- [Exercise details]:
All of the records must be set down again word for word.

Stored data:
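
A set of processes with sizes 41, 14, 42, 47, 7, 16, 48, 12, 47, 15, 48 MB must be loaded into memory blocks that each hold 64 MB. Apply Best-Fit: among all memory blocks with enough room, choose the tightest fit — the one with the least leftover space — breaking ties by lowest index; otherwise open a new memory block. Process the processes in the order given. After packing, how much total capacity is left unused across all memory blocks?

47

memory block 1: place 41 MB, 23 MB left
memory block 1: place 14 MB, 9 MB left
memory block 2: place 42 MB, 22 MB left
memory block 3: place 47 MB, 17 MB left
memory block 1: place 7 MB, 2 MB left
memory block 3: place 16 MB, 1 MB left
memory block 4: place 48 MB, 16 MB left
memory block 4: place 12 MB, 4 MB left
memory block 5: place 47 MB, 17 MB left
memory block 5: place 15 MB, 2 MB left
memory block 6: place 48 MB, 16 MB left
6 memory blocks × 64 MB = 384 MB; used 337 MB; unused 47 MB.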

- [Answer]:
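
A set of processes with sizes 41, 14, 42, 47, 7, 16, 48, 12, 47, 15, 48 MB must be loaded into memory blocks that each hold 64 MB. Apply Best-Fit: among all memory blocks with enough room, choose the tightest fit — the one with the least leftover space — breaking ties by lowest index; otherwise open a new memory block. Process the processes in the order given. After packing, how much total capacity is left unused across all memory blocks?

47

memory block 1: place 41 MB, 23 MB left
memory block 1: place 14 MB, 9 MB left
memory block 2: place 42 MB, 22 MB left
memory block 3: place 47 MB, 17 MB left
memory block 1: place 7 MB, 2 MB left
memory block 3: place 16 MB, 1 MB left
memory block 4: place 48 MB, 16 MB left
memory block 4: place 12 MB, 4 MB left
memory block 5: place 47 MB, 17 MB left
memory block 5: place 15 MB, 2 MB left
memory block 6: place 48 MB, 16 MB left
6 memory blocks × 64 MB = 384 MB; used 337 MB; unused 47 MB.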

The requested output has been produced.